● Input data
┌──

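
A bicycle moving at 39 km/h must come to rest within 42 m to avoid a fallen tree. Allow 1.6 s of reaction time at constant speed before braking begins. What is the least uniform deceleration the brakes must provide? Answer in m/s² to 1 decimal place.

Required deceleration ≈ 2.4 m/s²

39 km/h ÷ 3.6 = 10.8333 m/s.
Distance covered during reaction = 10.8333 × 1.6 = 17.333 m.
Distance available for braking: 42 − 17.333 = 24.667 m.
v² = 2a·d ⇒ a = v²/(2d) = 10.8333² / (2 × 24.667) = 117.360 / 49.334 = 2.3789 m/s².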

└──

● What needs to be done
Repeat the whole listing exactly, keeping every line intact.

● Solved problem
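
A bicycle moving at 39 km/h must come to rest within 42 m to avoid a fallen tree. Allow 1.6 s of reaction time at constant speed before braking begins. What is the least uniform deceleration the brakes must provide? Answer in m/s² to 1 decimal place.

Required deceleration ≈ 2.4 m/s²

39 km/h ÷ 3.6 = 10.8333 m/s.
Distance covered during reaction = 10.8333 × 1.6 = 17.333 m.
Distance available for braking: 42 − 17.333 = 24.667 m.
v² = 2a·d ⇒ a = v²/(2d) = 10.8333² / (2 × 24.667) = 117.360 / 49.334 = 2.3789 m/s².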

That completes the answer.